**What the exercise asks:** Scan the lines below for the string "email" and copy every one that has it.

[Records excerpted from a collection]
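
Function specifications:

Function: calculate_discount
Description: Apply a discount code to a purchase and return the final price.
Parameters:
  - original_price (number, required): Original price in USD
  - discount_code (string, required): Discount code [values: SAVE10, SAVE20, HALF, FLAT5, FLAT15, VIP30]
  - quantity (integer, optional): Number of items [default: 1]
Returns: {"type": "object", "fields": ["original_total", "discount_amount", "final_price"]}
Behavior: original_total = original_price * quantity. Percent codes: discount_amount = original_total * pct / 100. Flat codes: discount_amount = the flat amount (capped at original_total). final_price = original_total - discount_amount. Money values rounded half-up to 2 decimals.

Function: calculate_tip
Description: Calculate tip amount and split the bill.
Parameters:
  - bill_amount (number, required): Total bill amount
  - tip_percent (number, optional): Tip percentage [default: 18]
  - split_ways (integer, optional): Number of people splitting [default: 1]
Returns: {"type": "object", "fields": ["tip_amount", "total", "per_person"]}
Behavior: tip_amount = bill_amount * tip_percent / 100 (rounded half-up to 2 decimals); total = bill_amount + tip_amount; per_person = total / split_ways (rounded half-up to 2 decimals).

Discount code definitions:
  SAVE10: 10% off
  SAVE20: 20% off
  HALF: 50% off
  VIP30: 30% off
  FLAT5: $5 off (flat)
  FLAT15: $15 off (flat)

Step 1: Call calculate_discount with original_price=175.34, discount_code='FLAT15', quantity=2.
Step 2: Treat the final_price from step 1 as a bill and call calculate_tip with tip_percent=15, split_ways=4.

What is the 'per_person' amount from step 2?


Step 1: calculate_discount(original_price=175.34, discount_code=FLAT15, quantity=2)
  original_total = 175.34 * 2 = 350.68
  FLAT15 = $15 flat: discount_amount = min(15.00, 350.68) = 15.00
  final_price = 350.68 - 15.00 = 335.68
  -> final_price = 335.68
Step 2: calculate_tip(bill_amount=335.68, tip_percent=15, split_ways=4)
  tip_amount = 335.68 * 15/100 = 50.352 -> 50.35
  total = 335.68 + 50.35 = 386.03
  per_person = 386.03 / 4 = 96.5075 -> 96.51
  -> per_person = 96.51
$96.51


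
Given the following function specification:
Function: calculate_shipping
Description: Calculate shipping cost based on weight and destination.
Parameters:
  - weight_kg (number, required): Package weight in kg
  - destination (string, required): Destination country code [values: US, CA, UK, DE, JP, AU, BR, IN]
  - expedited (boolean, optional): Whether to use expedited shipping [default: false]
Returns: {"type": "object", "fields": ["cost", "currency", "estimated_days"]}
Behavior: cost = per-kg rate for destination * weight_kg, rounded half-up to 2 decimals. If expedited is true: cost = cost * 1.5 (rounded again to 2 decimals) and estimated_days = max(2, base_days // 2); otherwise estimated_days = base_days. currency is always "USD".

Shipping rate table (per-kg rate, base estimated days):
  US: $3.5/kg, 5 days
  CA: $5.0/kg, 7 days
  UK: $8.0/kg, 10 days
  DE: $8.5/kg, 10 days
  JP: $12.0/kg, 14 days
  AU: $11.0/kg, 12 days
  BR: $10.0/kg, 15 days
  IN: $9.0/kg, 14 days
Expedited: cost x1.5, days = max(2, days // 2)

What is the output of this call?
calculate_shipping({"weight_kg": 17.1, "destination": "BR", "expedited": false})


Rate for BR: $10.0/kg, base 15 days
cost = 10.0 * 17.1 = 171 -> 171.00
expedited not set/false: estimated_days = 15
Output:
{"cost": 171.0, "currency": "USD", "estimated_days": 15}


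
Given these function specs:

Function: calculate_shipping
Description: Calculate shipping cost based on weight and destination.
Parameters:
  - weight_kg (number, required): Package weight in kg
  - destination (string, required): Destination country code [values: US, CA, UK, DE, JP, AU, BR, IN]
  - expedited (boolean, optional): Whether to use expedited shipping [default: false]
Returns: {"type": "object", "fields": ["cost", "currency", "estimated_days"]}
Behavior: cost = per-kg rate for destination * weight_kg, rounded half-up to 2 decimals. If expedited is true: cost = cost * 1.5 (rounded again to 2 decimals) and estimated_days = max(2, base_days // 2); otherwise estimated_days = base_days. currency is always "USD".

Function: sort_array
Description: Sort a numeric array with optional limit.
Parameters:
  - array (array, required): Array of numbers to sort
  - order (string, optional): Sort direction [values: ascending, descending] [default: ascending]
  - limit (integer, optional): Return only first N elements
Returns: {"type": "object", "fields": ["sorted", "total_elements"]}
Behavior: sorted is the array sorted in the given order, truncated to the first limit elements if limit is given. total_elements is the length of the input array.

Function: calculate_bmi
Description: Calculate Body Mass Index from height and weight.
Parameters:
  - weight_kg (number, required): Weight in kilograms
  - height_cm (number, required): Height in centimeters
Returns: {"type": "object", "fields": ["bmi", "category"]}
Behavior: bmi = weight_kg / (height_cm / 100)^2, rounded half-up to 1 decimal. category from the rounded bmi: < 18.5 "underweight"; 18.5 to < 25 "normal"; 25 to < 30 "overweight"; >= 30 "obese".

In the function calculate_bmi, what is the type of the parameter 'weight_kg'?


The calculate_bmi spec declares:
  - weight_kg (number, required): Weight in kilograms
Type:
number


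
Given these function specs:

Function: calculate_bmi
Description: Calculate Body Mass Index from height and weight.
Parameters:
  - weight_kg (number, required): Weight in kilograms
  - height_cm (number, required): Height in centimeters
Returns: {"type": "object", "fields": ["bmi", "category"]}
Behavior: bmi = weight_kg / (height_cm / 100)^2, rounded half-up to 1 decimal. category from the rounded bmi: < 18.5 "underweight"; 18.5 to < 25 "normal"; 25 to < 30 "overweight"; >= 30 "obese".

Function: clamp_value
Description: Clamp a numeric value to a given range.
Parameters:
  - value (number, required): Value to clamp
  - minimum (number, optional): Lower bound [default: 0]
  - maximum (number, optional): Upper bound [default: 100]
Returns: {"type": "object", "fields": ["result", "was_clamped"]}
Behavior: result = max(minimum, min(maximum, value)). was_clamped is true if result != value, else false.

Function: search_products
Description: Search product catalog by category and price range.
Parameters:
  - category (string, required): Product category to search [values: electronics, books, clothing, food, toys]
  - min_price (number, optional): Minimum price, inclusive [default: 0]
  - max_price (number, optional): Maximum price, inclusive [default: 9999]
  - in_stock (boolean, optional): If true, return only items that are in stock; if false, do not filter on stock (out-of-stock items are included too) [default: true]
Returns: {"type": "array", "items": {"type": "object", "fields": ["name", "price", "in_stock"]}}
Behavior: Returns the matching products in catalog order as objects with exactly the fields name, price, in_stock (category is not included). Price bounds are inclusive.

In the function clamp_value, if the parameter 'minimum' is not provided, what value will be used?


The clamp_value spec declares:
  - minimum (number, optional): Lower bound [default: 0]
Default:
0


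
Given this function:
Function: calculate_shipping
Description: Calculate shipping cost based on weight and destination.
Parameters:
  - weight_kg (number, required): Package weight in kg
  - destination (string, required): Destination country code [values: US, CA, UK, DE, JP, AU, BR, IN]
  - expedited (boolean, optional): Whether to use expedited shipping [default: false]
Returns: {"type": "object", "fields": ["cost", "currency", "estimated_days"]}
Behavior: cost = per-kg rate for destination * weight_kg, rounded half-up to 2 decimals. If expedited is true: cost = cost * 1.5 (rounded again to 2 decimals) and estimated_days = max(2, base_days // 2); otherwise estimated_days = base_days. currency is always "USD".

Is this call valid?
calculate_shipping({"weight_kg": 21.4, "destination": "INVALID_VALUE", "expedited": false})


Checking parameter values...
Parameter 'destination' has value 'INVALID_VALUE' not in allowed: US, CA, UK, DE, JP, AU, BR, IN
Invalid - 'destination' must be one of US, CA, UK, DE, JP, AU, BR, IN


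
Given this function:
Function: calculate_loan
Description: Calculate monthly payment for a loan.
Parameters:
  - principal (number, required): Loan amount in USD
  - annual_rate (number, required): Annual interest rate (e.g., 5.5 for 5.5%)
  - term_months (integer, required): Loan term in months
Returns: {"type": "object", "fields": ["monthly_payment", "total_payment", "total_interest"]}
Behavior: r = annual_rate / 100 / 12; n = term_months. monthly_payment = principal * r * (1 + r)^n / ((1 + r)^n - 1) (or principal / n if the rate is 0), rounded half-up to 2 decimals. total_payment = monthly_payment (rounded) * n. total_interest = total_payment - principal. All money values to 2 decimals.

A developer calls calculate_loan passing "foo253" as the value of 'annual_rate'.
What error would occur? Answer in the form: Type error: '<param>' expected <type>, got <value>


Spec: 'annual_rate' is declared as number; "foo253" is a string.
Type error: 'annual_rate' expected number, got "foo253"


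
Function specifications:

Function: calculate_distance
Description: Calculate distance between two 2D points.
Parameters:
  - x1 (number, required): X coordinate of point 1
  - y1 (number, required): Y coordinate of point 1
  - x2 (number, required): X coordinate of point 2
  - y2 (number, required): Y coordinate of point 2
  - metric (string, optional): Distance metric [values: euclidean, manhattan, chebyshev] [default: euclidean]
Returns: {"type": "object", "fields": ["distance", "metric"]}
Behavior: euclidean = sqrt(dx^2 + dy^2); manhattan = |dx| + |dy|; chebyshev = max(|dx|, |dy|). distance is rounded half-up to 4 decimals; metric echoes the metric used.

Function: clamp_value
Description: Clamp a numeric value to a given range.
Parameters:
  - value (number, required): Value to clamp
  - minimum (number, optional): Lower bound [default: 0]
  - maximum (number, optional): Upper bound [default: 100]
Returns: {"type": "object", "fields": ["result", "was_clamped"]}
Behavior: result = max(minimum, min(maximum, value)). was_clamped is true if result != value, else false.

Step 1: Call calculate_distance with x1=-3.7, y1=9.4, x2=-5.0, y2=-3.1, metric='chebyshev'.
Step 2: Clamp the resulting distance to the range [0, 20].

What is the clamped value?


Step 1: calculate_distance (chebyshev)
  |dx| = |-5 - -3.7| = 1.3; |dy| = |-3.1 - 9.4| = 12.5
  chebyshev: max(1.3, 12.5) = 12.5
  Round to 4 decimals: 12.5
  -> distance = 12.5
Step 2: clamp_value(value=12.5, minimum=0, maximum=20)
  result = max(0, min(20, 12.5)) = max(0, 12.5) = 12.5
  was_clamped = (12.5 != 12.5) = false
  -> result = 12.5
12.5


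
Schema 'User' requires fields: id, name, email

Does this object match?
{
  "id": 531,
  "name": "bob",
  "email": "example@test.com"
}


Checking required fields... All present.
Valid - all required fields present


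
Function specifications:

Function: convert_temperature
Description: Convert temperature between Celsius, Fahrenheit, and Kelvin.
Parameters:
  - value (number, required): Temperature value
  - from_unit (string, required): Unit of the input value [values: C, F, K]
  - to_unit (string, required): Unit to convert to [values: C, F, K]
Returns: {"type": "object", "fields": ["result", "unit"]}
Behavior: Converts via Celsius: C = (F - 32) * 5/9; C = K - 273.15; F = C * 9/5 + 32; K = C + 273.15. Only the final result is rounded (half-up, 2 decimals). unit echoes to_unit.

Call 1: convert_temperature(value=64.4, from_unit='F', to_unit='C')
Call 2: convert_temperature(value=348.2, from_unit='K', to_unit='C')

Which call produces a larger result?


Call 1:
  To C: (64.4 - 32) * 5/9 = 18
  Target is C: 18
  Round to 2 decimals: 18.0
  -> 18.0 C
Call 2:
  To C: 348.2 - 273.15 = 75.05
  Target is C: 75.05
  Round to 2 decimals: 75.05
  -> 75.05 C
Call 2 (75.05 C)


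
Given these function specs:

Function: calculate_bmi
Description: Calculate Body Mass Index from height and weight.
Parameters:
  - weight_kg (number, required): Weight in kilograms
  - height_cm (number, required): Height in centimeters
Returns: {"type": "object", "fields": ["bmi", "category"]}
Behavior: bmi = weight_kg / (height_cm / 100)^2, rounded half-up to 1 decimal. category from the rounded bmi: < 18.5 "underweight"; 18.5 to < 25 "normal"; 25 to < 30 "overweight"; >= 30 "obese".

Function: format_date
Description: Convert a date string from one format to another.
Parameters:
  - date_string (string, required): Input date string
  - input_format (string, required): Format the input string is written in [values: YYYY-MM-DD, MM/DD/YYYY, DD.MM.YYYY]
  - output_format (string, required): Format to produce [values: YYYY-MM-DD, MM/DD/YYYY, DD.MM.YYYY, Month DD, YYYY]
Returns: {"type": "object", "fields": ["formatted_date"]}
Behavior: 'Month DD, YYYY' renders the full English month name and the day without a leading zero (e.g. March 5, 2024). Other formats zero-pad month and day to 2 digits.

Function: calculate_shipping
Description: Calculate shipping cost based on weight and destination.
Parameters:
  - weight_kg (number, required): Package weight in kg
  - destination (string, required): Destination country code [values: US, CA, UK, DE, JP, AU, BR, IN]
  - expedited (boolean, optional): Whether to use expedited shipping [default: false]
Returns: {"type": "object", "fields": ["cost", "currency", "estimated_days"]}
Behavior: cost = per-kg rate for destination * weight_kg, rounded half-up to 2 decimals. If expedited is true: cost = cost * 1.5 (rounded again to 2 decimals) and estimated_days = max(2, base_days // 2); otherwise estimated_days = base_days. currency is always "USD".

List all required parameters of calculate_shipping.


Parameters of calculate_shipping and their required/optional flag:
  weight_kg: required
  destination: required
  expedited: optional
destination, weight_kg


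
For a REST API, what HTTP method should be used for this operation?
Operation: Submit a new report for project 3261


GET = read, POST = create, PUT = update/replace, DELETE = remove
This operation is a create.
POST


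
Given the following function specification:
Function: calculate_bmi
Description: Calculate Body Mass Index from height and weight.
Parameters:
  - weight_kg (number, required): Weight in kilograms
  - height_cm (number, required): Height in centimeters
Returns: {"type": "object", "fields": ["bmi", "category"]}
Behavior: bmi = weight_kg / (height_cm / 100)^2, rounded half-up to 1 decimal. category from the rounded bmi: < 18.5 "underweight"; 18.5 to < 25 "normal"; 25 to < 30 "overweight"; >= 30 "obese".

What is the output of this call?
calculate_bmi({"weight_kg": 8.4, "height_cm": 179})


height_m = 179 / 100 = 1.79
bmi = 8.4 / 1.79^2 = 8.4 / 3.2041 = 2.621641 -> 2.6
2.6 < 18.5 -> underweight
Output:
{"bmi": 2.6, "category": "underweight"}


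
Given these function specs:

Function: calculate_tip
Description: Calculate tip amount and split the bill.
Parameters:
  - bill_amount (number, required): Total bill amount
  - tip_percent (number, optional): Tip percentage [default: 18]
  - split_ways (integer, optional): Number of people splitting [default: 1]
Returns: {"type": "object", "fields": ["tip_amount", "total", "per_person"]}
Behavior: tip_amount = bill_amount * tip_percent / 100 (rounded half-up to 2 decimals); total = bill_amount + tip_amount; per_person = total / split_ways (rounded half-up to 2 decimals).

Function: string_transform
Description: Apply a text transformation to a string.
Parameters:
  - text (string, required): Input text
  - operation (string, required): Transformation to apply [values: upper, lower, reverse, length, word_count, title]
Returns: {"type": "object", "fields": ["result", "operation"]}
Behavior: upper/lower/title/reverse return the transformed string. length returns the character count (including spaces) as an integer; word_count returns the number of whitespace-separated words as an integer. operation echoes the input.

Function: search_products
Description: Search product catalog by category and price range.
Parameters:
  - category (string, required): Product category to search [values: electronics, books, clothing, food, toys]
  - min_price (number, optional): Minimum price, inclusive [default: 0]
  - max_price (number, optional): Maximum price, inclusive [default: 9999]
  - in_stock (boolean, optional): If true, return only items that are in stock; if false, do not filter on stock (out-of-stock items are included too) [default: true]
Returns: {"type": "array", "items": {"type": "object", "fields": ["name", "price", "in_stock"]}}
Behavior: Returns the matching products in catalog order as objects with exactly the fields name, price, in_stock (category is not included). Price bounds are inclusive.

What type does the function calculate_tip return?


The calculate_tip spec declares Returns: {"type": "object", "fields": ["tip_amount", "total", "per_person"]}
Type:
object


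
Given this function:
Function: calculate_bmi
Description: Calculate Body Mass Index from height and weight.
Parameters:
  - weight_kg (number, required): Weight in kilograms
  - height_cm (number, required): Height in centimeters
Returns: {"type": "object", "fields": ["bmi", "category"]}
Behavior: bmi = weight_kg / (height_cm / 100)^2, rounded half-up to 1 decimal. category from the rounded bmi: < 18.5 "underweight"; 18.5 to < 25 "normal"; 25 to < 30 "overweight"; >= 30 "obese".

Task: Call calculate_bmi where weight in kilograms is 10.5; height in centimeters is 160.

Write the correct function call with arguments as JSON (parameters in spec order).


Mapping each described value to its parameter name:
  'Weight in kilograms' -> weight_kg = 10.5
  'Height in centimeters' -> height_cm = 160
calculate_bmi({"weight_kg": 10.5, "height_cm": 160})


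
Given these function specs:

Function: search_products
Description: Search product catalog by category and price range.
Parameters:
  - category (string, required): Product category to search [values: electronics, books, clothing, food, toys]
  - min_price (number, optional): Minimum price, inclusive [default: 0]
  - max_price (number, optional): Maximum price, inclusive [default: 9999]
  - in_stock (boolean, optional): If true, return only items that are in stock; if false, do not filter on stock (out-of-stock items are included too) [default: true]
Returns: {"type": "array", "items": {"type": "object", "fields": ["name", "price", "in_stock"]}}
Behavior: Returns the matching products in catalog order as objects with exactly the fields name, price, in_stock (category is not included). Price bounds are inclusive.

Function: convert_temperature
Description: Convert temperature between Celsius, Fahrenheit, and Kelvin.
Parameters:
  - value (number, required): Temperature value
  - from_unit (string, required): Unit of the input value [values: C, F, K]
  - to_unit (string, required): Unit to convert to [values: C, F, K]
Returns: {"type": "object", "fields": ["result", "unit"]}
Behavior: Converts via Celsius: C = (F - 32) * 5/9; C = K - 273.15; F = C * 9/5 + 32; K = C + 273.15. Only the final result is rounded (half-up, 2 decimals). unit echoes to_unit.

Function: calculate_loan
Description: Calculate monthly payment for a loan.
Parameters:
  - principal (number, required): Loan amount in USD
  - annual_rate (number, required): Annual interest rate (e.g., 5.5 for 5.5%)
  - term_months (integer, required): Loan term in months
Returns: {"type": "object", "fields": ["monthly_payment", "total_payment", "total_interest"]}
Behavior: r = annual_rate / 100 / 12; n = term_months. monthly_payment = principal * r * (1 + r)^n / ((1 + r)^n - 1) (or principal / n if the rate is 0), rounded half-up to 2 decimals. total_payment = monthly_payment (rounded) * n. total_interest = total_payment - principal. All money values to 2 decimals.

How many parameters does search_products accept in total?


Parameters of search_products: category (required), min_price (optional), max_price (optional), in_stock (optional)
Total:
4


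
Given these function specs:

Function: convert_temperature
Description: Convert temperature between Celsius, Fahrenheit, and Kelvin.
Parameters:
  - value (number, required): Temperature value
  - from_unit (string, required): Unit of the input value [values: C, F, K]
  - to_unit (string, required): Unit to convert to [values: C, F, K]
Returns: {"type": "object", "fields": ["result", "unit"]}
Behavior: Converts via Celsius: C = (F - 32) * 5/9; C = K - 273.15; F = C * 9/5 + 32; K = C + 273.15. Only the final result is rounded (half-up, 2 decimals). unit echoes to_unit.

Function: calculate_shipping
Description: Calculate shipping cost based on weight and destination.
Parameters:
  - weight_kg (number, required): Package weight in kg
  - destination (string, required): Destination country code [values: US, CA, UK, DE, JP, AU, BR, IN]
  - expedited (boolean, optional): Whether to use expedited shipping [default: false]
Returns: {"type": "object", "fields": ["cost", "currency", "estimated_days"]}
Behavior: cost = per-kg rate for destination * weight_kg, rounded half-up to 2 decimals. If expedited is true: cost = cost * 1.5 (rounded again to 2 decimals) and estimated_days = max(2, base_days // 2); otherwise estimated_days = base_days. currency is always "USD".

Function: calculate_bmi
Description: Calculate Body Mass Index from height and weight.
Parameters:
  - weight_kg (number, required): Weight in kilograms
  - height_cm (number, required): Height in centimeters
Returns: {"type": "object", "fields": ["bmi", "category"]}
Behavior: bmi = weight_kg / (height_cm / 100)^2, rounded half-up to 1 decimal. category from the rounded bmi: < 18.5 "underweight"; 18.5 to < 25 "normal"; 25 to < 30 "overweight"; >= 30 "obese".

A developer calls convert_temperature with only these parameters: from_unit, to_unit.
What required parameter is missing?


Required parameters: value, from_unit, to_unit
Provided: from_unit, to_unit
Missing: value
value


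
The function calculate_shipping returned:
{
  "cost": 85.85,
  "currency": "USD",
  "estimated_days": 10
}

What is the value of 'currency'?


USD


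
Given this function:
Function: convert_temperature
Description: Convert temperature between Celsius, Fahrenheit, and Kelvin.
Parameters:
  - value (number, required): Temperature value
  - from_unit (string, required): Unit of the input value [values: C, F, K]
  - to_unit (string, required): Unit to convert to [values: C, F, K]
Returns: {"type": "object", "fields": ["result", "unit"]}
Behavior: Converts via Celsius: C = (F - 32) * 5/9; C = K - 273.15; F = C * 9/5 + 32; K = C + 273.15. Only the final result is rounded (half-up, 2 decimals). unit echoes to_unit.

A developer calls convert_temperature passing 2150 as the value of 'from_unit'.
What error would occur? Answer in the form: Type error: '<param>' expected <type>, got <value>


Spec: 'from_unit' is declared as string; 2150 is an integer.
Type error: 'from_unit' expected string, got 2150


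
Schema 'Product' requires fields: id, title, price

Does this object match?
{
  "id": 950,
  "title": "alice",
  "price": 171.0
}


Checking required fields... All present.
Valid - all required fields present


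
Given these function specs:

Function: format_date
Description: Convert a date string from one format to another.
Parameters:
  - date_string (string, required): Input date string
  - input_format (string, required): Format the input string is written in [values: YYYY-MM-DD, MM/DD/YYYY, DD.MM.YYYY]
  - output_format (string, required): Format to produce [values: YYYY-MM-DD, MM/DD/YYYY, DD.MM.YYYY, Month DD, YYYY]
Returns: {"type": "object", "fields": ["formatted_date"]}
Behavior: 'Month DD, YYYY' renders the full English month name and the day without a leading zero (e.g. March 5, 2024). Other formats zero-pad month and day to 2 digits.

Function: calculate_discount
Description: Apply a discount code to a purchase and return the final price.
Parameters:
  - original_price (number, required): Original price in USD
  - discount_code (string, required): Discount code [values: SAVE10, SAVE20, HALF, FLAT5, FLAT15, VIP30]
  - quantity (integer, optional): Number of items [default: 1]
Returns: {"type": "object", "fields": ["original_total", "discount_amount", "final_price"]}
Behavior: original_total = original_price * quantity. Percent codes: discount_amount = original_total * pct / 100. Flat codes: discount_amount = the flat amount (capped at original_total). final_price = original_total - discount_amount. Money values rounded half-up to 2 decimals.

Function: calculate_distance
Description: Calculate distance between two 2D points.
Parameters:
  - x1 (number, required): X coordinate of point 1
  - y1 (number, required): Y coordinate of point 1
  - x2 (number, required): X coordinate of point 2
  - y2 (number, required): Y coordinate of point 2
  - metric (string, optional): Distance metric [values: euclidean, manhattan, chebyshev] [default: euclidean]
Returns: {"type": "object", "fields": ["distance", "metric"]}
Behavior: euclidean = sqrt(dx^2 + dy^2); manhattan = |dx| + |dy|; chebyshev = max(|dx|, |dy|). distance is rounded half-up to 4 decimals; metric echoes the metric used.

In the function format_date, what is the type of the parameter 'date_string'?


The format_date spec declares:
  - date_string (string, required): Input date string
Type:
string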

**Output for this exercise:**
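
Schema 'User' requires fields: id, name, email
  "email": "example@test.com"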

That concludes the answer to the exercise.